> _Work item_
Reproduce nothing but the lines from the one containing "The valuation at" to the end of the records below, each exactly as written.

Stored items
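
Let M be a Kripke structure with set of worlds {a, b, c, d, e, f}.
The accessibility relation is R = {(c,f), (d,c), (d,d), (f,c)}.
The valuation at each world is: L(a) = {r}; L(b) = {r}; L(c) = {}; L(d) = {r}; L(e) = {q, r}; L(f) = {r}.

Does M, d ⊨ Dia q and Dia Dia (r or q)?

At d: Dia q is false, Dia Dia (r or q) is true, so Dia q and Dia Dia (r or q) is false.
  At d: Dia q requires q at some successor in {c, d}.
    At c: q is false.
    At d: q is false.
  So Dia q is false at d.
  At d: Dia Dia (r or q) requires Dia (r or q) at some successor in {c, d}.
    Dia (r or q) holds at c, so Dia Dia (r or q) is true at d.
      At c: Dia (r or q) requires r or q at some successor in {f}.
        r or q holds at f, so Dia (r or q) is true at c.

No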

> _Your response_
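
The valuation at each world is: L(a) = {r}; L(b) = {r}; L(c) = {}; L(d) = {r}; L(e) = {q, r}; L(f) = {r}.

Does M, d ⊨ Dia q and Dia Dia (r or q)?

At d: Dia q is false, Dia Dia (r or q) is true, so Dia q and Dia Dia (r or q) is false.
  At d: Dia q requires q at some successor in {c, d}.
    At c: q is false.
    At d: q is false.
  So Dia q is false at d.
  At d: Dia Dia (r or q) requires Dia (r or q) at some successor in {c, d}.
    Dia (r or q) holds at c, so Dia Dia (r or q) is true at d.
      At c: Dia (r or q) requires r or q at some successor in {f}.
        r or q holds at f, so Dia (r or q) is true at c.

No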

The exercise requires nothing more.